■ **What to produce**
Return, exactly, the line that contains "3. frame := L2_tables[l2_table_id][l2_idx]" together with all lines after it to the end of the entries, and no further lines.

■ **Material for the task**
# # # # #

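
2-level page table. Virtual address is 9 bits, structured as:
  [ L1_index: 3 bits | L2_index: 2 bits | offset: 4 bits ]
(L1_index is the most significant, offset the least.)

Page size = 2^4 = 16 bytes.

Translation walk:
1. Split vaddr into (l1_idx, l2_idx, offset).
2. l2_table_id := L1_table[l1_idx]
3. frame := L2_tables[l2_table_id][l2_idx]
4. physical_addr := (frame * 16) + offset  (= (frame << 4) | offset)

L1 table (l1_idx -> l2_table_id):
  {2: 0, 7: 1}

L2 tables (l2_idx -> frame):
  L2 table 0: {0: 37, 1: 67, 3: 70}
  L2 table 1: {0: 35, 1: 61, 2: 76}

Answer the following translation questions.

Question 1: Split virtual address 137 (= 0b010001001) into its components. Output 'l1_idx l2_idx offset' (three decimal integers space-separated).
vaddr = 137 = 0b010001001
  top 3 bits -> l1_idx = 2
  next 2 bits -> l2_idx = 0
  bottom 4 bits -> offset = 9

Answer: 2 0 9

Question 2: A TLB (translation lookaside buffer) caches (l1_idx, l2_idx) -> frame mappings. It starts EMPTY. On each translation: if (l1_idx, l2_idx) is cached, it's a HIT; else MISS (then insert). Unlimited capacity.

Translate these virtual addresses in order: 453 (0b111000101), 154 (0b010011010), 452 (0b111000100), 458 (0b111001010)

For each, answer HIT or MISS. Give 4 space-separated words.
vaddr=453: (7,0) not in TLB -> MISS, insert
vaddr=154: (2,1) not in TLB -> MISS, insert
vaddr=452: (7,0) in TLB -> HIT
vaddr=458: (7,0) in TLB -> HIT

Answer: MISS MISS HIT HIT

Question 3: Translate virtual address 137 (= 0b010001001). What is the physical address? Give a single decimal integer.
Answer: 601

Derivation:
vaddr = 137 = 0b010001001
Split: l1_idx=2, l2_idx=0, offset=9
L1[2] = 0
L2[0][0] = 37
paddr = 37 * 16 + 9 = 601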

# # # # #

■ **Exercise solution**
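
3. frame := L2_tables[l2_table_id][l2_idx]
4. physical_addr := (frame * 16) + offset  (= (frame << 4) | offset)

L1 table (l1_idx -> l2_table_id):
  {2: 0, 7: 1}

L2 tables (l2_idx -> frame):
  L2 table 0: {0: 37, 1: 67, 3: 70}
  L2 table 1: {0: 35, 1: 61, 2: 76}

Answer the following translation questions.

Question 1: Split virtual address 137 (= 0b010001001) into its components. Output 'l1_idx l2_idx offset' (three decimal integers space-separated).
vaddr = 137 = 0b010001001
  top 3 bits -> l1_idx = 2
  next 2 bits -> l2_idx = 0
  bottom 4 bits -> offset = 9

Answer: 2 0 9

Question 2: A TLB (translation lookaside buffer) caches (l1_idx, l2_idx) -> frame mappings. It starts EMPTY. On each translation: if (l1_idx, l2_idx) is cached, it's a HIT; else MISS (then insert). Unlimited capacity.

Translate these virtual addresses in order: 453 (0b111000101), 154 (0b010011010), 452 (0b111000100), 458 (0b111001010)

For each, answer HIT or MISS. Give 4 space-separated words.
vaddr=453: (7,0) not in TLB -> MISS, insert
vaddr=154: (2,1) not in TLB -> MISS, insert
vaddr=452: (7,0) in TLB -> HIT
vaddr=458: (7,0) in TLB -> HIT

Answer: MISS MISS HIT HIT

Question 3: Translate virtual address 137 (= 0b010001001). What is the physical address? Give a single decimal integer.
Answer: 601

Derivation:
vaddr = 137 = 0b010001001
Split: l1_idx=2, l2_idx=0, offset=9
L1[2] = 0
L2[0][0] = 37
paddr = 37 * 16 + 9 = 601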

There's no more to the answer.